* **Provided data**:
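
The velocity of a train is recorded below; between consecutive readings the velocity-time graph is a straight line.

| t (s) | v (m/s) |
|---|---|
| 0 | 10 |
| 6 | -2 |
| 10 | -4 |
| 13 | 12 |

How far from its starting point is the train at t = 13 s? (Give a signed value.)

Net displacement equals the area under the velocity-time graph (areas below the axis count negative).
0–6 s: ½(10 + -2)(6) = 24 m
6–10 s: ½(-2 + -4)(4) = -12 m
10–13 s: ½(-4 + 12)(3) = 12 m
Net displacement = 24 m

24 m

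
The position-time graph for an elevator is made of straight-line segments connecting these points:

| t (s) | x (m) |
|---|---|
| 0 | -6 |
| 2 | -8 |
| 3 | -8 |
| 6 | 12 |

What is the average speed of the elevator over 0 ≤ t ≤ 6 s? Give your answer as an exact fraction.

Average speed = (total path length)/(elapsed time); on a piecewise-linear x-t graph the path length is Σ|Δx|.
0–2 s: |Δx| = |-8 − -6| = 2 m
2–3 s: |Δx| = |-8 − -8| = 0 m
3–6 s: |Δx| = |12 − -8| = 20 m
Total path = 22 m; average speed = 22/6 = 11/3 m/s.

11/3 m/s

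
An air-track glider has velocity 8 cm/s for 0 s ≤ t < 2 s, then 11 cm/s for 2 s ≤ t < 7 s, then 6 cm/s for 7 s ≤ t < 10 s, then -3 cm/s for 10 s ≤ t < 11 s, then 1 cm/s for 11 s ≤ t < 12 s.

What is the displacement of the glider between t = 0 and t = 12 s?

87 cm

Displacement is the signed area under the v-t curve.
0–2 s: 8 × 2 = 16 cm
2–7 s: 11 × 5 = 55 cm
7–10 s: 6 × 3 = 18 cm
10–11 s: -3 × 1 = -3 cm
11–12 s: 1 × 1 = 1 cm
Net displacement = 87 cm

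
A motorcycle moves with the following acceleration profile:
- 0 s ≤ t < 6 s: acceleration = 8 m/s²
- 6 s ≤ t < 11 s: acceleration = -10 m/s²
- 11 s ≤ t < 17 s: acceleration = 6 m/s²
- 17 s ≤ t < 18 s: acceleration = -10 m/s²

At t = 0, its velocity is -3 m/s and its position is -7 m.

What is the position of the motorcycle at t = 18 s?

On each constant-a segment, Δv = aΔt and Δx = v₀Δt + ½aΔt²; chain segment to segment.
0–6 s: v starts -3 m/s; Δx = -3·6 + ½·8·6² = 126 m; v ends 45 m/s.
6–11 s: v starts 45 m/s; Δx = 45·5 + ½·-10·5² = 100 m; v ends -5 m/s.
11–17 s: v starts -5 m/s; Δx = -5·6 + ½·6·6² = 78 m; v ends 31 m/s.
17–18 s: v starts 31 m/s; Δx = 31·1 + ½·-10·1² = 26 m; v ends 21 m/s.
x(18) = -7 + Σ Δx = 323 m.

323 m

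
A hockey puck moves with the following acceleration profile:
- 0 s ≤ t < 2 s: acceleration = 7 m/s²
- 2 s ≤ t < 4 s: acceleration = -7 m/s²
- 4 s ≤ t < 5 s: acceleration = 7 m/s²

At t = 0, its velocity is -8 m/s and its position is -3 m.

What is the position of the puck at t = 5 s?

On each constant-a segment, Δv = aΔt and Δx = v₀Δt + ½aΔt²; chain segment to segment.
0–2 s: v starts -8 m/s; Δx = -8·2 + ½·7·2² = -2 m; v ends 6 m/s.
2–4 s: v starts 6 m/s; Δx = 6·2 + ½·-7·2² = -2 m; v ends -8 m/s.
4–5 s: v starts -8 m/s; Δx = -8·1 + ½·7·1² = -4.5 m; v ends -1 m/s.
x(5) = -3 + Σ Δx = -11.5 m.

-11.5 m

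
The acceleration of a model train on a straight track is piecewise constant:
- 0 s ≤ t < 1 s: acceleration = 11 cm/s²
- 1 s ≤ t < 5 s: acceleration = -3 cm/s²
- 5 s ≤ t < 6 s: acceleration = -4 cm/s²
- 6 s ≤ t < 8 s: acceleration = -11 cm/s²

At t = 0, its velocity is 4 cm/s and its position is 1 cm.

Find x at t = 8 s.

23.5 cm

On each constant-a segment, Δv = aΔt and Δx = v₀Δt + ½aΔt²; chain segment to segment.
0–1 s: v starts 4 cm/s; Δx = 4·1 + ½·11·1² = 9.5 cm; v ends 15 cm/s.
1–5 s: v starts 15 cm/s; Δx = 15·4 + ½·-3·4² = 36 cm; v ends 3 cm/s.
5–6 s: v starts 3 cm/s; Δx = 3·1 + ½·-4·1² = 1 cm; v ends -1 cm/s.
6–8 s: v starts -1 cm/s; Δx = -1·2 + ½·-11·2² = -24 cm; v ends -23 cm/s.
x(8) = 1 + Σ Δx = 23.5 cm.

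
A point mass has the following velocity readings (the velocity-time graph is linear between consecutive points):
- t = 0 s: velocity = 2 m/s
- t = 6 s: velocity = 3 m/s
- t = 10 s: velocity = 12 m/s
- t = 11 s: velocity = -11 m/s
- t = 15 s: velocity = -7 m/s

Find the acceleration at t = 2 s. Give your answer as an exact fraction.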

* **Required work**: The records above must be reproduced word for word.

* **Answer box**:
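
The velocity of a train is recorded below; between consecutive readings the velocity-time graph is a straight line.

| t (s) | v (m/s) |
|---|---|
| 0 | 10 |
| 6 | -2 |
| 10 | -4 |
| 13 | 12 |

How far from its starting point is the train at t = 13 s? (Give a signed value.)

Net displacement equals the area under the velocity-time graph (areas below the axis count negative).
0–6 s: ½(10 + -2)(6) = 24 m
6–10 s: ½(-2 + -4)(4) = -12 m
10–13 s: ½(-4 + 12)(3) = 12 m
Net displacement = 24 m

24 m

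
The position-time graph for an elevator is made of straight-line segments connecting these points:

| t (s) | x (m) |
|---|---|
| 0 | -6 |
| 2 | -8 |
| 3 | -8 |
| 6 | 12 |

What is the average speed of the elevator over 0 ≤ t ≤ 6 s? Give your answer as an exact fraction.

Average speed = (total path length)/(elapsed time); on a piecewise-linear x-t graph the path length is Σ|Δx|.
0–2 s: |Δx| = |-8 − -6| = 2 m
2–3 s: |Δx| = |-8 − -8| = 0 m
3–6 s: |Δx| = |12 − -8| = 20 m
Total path = 22 m; average speed = 22/6 = 11/3 m/s.

11/3 m/s

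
An air-track glider has velocity 8 cm/s for 0 s ≤ t < 2 s, then 11 cm/s for 2 s ≤ t < 7 s, then 6 cm/s for 7 s ≤ t < 10 s, then -3 cm/s for 10 s ≤ t < 11 s, then 1 cm/s for 11 s ≤ t < 12 s.

What is the displacement of the glider between t = 0 and t = 12 s?

87 cm

Displacement is the signed area under the v-t curve.
0–2 s: 8 × 2 = 16 cm
2–7 s: 11 × 5 = 55 cm
7–10 s: 6 × 3 = 18 cm
10–11 s: -3 × 1 = -3 cm
11–12 s: 1 × 1 = 1 cm
Net displacement = 87 cm

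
A motorcycle moves with the following acceleration profile:
- 0 s ≤ t < 6 s: acceleration = 8 m/s²
- 6 s ≤ t < 11 s: acceleration = -10 m/s²
- 11 s ≤ t < 17 s: acceleration = 6 m/s²
- 17 s ≤ t < 18 s: acceleration = -10 m/s²

At t = 0, its velocity is -3 m/s and its position is -7 m.

What is the position of the motorcycle at t = 18 s?

On each constant-a segment, Δv = aΔt and Δx = v₀Δt + ½aΔt²; chain segment to segment.
0–6 s: v starts -3 m/s; Δx = -3·6 + ½·8·6² = 126 m; v ends 45 m/s.
6–11 s: v starts 45 m/s; Δx = 45·5 + ½·-10·5² = 100 m; v ends -5 m/s.
11–17 s: v starts -5 m/s; Δx = -5·6 + ½·6·6² = 78 m; v ends 31 m/s.
17–18 s: v starts 31 m/s; Δx = 31·1 + ½·-10·1² = 26 m; v ends 21 m/s.
x(18) = -7 + Σ Δx = 323 m.

323 m

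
A hockey puck moves with the following acceleration profile:
- 0 s ≤ t < 2 s: acceleration = 7 m/s²
- 2 s ≤ t < 4 s: acceleration = -7 m/s²
- 4 s ≤ t < 5 s: acceleration = 7 m/s²

At t = 0, its velocity is -8 m/s and its position is -3 m.

What is the position of the puck at t = 5 s?

On each constant-a segment, Δv = aΔt and Δx = v₀Δt + ½aΔt²; chain segment to segment.
0–2 s: v starts -8 m/s; Δx = -8·2 + ½·7·2² = -2 m; v ends 6 m/s.
2–4 s: v starts 6 m/s; Δx = 6·2 + ½·-7·2² = -2 m; v ends -8 m/s.
4–5 s: v starts -8 m/s; Δx = -8·1 + ½·7·1² = -4.5 m; v ends -1 m/s.
x(5) = -3 + Σ Δx = -11.5 m.

-11.5 m

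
The acceleration of a model train on a straight track is piecewise constant:
- 0 s ≤ t < 1 s: acceleration = 11 cm/s²
- 1 s ≤ t < 5 s: acceleration = -3 cm/s²
- 5 s ≤ t < 6 s: acceleration = -4 cm/s²
- 6 s ≤ t < 8 s: acceleration = -11 cm/s²

At t = 0, its velocity is 4 cm/s and its position is 1 cm.

Find x at t = 8 s.

23.5 cm

On each constant-a segment, Δv = aΔt and Δx = v₀Δt + ½aΔt²; chain segment to segment.
0–1 s: v starts 4 cm/s; Δx = 4·1 + ½·11·1² = 9.5 cm; v ends 15 cm/s.
1–5 s: v starts 15 cm/s; Δx = 15·4 + ½·-3·4² = 36 cm; v ends 3 cm/s.
5–6 s: v starts 3 cm/s; Δx = 3·1 + ½·-4·1² = 1 cm; v ends -1 cm/s.
6–8 s: v starts -1 cm/s; Δx = -1·2 + ½·-11·2² = -24 cm; v ends -23 cm/s.
x(8) = 1 + Σ Δx = 23.5 cm.

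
A point mass has the following velocity readings (the velocity-time graph is linear between consecutive points):
- t = 0 s: velocity = 2 m/s
- t = 6 s: velocity = 3 m/s
- t = 10 s: velocity = 12 m/s
- t = 11 s: velocity = -11 m/s
- t = 15 s: velocity = -7 m/s

Find the acceleration at t = 2 s. Give your answer as an exact fraction.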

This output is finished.